[Dataset excerpts]

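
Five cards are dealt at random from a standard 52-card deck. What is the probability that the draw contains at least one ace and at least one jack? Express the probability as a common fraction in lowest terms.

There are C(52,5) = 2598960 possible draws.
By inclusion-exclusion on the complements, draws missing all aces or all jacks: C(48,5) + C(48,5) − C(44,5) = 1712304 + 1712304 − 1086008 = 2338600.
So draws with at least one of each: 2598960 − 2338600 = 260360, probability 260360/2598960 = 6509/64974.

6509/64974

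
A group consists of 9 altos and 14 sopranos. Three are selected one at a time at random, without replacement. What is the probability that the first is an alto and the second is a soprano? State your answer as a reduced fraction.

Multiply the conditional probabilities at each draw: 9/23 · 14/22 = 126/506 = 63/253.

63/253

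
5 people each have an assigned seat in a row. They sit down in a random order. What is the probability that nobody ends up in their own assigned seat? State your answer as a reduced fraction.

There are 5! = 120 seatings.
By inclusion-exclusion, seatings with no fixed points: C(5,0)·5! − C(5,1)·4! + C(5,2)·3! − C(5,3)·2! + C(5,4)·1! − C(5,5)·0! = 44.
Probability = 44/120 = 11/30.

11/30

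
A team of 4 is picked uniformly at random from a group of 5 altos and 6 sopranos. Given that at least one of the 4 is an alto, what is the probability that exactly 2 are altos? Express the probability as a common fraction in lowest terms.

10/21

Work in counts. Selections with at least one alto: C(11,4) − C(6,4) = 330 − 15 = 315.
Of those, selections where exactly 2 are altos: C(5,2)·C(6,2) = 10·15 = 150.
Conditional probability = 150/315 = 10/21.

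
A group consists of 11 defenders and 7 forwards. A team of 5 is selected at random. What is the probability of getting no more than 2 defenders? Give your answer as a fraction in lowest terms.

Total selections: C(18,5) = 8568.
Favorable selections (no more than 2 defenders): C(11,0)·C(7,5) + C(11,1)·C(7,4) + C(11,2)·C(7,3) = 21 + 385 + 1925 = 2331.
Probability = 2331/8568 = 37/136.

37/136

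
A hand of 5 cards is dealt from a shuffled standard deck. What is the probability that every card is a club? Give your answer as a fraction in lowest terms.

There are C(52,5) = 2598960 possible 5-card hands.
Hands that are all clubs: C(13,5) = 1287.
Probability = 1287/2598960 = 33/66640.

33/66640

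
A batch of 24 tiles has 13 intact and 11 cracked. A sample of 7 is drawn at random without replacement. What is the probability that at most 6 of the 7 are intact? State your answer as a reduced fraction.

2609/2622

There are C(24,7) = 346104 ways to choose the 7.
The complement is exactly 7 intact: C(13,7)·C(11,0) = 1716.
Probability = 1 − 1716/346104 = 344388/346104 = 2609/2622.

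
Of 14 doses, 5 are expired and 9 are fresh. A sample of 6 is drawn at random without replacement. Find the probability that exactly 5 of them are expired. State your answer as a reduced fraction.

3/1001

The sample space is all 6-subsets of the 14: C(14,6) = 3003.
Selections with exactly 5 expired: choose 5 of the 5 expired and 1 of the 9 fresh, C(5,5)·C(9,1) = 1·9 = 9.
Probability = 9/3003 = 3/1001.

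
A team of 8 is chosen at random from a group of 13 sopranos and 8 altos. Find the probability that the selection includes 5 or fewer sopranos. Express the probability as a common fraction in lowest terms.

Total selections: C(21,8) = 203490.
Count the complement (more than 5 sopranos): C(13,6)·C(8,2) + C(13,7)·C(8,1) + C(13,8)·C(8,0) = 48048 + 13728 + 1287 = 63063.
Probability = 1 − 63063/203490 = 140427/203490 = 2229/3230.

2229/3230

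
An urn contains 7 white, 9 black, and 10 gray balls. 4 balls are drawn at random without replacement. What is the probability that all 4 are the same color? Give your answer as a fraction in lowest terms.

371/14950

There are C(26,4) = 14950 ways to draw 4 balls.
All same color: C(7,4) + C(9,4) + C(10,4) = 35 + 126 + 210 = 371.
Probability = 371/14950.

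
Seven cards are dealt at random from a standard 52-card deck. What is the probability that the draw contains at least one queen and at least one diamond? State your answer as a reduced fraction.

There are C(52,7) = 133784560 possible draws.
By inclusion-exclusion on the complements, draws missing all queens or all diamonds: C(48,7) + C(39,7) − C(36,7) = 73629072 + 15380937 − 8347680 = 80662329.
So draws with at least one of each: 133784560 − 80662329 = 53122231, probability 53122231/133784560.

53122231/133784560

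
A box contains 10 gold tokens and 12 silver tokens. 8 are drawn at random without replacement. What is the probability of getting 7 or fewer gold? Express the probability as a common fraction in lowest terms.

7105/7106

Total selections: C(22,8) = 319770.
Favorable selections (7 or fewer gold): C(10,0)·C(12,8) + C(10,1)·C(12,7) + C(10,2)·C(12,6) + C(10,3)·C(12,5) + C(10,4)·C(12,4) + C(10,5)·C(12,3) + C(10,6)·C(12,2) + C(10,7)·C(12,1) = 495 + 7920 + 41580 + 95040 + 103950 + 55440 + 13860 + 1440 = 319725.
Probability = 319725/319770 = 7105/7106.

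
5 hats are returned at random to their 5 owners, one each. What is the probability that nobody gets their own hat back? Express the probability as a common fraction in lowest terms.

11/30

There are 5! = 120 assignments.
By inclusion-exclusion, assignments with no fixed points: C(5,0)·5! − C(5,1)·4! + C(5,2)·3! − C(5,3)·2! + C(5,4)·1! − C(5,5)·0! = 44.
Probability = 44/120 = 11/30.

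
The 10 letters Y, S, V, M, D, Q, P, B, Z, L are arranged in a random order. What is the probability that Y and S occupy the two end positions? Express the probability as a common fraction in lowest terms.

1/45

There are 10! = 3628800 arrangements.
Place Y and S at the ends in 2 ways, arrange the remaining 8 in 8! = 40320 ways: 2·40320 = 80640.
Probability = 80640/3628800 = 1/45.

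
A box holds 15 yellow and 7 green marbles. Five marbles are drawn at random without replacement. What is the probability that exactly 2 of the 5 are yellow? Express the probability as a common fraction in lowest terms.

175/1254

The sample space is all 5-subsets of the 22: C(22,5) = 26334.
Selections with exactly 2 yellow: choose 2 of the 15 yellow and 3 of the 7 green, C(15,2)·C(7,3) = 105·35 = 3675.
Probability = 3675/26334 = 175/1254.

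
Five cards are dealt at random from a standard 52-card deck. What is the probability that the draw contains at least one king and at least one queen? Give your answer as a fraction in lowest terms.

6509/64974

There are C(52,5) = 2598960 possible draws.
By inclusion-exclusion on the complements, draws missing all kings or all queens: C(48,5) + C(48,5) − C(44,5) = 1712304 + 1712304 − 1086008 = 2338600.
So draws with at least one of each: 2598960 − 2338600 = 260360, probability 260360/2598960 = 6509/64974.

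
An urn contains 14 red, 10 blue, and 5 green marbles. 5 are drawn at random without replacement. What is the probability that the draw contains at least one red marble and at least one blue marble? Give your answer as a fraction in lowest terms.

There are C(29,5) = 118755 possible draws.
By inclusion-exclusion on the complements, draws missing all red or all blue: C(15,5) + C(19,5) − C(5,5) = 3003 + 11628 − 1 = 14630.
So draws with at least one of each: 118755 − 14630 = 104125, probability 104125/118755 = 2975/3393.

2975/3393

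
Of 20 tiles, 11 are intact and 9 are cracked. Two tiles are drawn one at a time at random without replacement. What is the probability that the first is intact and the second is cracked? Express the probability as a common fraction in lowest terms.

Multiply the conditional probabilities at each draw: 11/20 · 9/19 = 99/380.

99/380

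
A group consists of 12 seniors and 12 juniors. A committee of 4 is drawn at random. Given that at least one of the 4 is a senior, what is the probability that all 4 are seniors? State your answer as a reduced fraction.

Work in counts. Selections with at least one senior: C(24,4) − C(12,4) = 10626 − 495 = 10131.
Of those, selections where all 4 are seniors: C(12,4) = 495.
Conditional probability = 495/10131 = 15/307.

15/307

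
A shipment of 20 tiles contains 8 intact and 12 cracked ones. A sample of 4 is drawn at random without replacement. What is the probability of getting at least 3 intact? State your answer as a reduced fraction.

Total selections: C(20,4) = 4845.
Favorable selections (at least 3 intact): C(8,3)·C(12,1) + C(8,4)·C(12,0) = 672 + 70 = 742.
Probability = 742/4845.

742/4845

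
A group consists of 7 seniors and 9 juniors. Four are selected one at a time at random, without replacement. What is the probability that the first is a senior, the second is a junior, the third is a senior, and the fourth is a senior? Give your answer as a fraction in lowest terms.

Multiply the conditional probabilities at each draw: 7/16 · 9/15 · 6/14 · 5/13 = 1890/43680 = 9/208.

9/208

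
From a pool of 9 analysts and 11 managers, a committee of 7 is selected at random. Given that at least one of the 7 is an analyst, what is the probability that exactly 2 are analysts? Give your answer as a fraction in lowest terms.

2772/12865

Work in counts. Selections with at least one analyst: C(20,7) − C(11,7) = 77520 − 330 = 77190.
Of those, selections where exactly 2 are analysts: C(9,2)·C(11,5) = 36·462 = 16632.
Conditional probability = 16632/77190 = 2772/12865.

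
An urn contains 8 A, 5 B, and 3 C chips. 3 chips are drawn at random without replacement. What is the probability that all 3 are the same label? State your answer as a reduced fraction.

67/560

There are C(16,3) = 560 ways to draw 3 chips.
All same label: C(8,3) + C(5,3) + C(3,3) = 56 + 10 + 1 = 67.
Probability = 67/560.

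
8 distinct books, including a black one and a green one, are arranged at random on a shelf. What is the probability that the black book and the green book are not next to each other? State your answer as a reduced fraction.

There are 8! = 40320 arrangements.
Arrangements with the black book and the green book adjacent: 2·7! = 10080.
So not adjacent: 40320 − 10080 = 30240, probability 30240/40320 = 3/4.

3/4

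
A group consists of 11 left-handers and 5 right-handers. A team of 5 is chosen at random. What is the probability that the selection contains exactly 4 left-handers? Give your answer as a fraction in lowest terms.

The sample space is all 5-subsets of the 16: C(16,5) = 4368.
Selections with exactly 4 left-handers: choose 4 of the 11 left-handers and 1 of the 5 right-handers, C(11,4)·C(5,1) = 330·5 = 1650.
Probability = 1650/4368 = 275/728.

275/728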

▶ **Exercise requirements**:
The answer must be exactly the lines from the one containing "A group consists of 11 left-handers" through the final line of the data, both ends included, and nothing else.

▶ **Exercise answer**:
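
A group consists of 11 left-handers and 5 right-handers. A team of 5 is chosen at random. What is the probability that the selection contains exactly 4 left-handers? Give your answer as a fraction in lowest terms.

The sample space is all 5-subsets of the 16: C(16,5) = 4368.
Selections with exactly 4 left-handers: choose 4 of the 11 left-handers and 1 of the 5 right-handers, C(11,4)·C(5,1) = 330·5 = 1650.
Probability = 1650/4368 = 275/728.

275/728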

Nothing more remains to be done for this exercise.